- _PROBLEM TO SOLVE_
Please write out exactly the lines of the data below from the line holding "A gusset plate" through the line holding "A connection plate", and leave out the rest.

- _DATA IN THIS EXERCISE_
-----
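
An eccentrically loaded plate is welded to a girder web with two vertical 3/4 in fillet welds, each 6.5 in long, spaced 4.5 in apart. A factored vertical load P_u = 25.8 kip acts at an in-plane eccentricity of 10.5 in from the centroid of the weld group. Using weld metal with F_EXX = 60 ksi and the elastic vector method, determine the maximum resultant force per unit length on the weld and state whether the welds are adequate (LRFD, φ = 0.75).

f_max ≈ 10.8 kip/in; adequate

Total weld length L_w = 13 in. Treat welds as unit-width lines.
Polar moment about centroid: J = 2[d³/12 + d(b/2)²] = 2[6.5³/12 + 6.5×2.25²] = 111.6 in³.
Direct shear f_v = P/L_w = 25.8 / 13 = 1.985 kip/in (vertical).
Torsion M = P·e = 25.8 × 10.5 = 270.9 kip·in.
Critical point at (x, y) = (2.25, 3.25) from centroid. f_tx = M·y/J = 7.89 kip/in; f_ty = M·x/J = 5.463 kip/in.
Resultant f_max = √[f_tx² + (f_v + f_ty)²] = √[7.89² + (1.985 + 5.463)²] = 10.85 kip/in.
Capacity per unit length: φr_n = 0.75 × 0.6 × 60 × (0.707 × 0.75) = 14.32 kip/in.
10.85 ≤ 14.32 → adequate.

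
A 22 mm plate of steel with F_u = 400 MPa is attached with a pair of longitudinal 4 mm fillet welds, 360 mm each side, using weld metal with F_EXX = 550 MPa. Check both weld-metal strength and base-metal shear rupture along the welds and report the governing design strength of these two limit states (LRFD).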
-----
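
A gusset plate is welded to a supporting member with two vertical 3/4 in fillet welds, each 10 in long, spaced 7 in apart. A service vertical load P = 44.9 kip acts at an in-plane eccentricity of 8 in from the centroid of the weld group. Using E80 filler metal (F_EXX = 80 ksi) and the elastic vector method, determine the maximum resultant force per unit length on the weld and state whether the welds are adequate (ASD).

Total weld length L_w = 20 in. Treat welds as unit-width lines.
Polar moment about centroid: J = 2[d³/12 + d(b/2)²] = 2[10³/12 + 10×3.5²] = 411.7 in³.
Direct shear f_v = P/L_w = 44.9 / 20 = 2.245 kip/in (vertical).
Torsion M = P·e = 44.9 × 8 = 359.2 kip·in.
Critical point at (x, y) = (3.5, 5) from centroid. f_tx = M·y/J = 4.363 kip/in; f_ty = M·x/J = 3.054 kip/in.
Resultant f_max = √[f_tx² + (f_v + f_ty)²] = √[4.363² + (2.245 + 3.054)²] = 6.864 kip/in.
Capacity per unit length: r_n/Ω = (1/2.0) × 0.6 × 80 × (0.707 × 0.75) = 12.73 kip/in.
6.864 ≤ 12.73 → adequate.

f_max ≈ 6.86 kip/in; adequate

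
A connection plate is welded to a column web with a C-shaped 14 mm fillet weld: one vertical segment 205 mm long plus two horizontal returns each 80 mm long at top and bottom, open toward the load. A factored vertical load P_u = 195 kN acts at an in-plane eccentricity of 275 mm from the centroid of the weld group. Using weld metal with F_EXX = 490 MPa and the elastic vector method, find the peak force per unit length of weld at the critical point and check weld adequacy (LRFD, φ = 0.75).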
-----
- _ANSWER SPACE_
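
A gusset plate is welded to a supporting member with two vertical 3/4 in fillet welds, each 10 in long, spaced 7 in apart. A service vertical load P = 44.9 kip acts at an in-plane eccentricity of 8 in from the centroid of the weld group. Using E80 filler metal (F_EXX = 80 ksi) and the elastic vector method, determine the maximum resultant force per unit length on the weld and state whether the welds are adequate (ASD).

Total weld length L_w = 20 in. Treat welds as unit-width lines.
Polar moment about centroid: J = 2[d³/12 + d(b/2)²] = 2[10³/12 + 10×3.5²] = 411.7 in³.
Direct shear f_v = P/L_w = 44.9 / 20 = 2.245 kip/in (vertical).
Torsion M = P·e = 44.9 × 8 = 359.2 kip·in.
Critical point at (x, y) = (3.5, 5) from centroid. f_tx = M·y/J = 4.363 kip/in; f_ty = M·x/J = 3.054 kip/in.
Resultant f_max = √[f_tx² + (f_v + f_ty)²] = √[4.363² + (2.245 + 3.054)²] = 6.864 kip/in.
Capacity per unit length: r_n/Ω = (1/2.0) × 0.6 × 80 × (0.707 × 0.75) = 12.73 kip/in.
6.864 ≤ 12.73 → adequate.

f_max ≈ 6.86 kip/in; adequate

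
A connection plate is welded to a column web with a C-shaped 14 mm fillet weld: one vertical segment 205 mm long plus two horizontal returns each 80 mm long at top and bottom, open toward the load. A factored vertical load P_u = 195 kN acts at an in-plane eccentricity of 275 mm from the centroid of the weld group. Using weld metal with F_EXX = 490 MPa and the elastic vector method, find the peak force per unit length of weld at the critical point and check weld adequacy (LRFD, φ = 0.75).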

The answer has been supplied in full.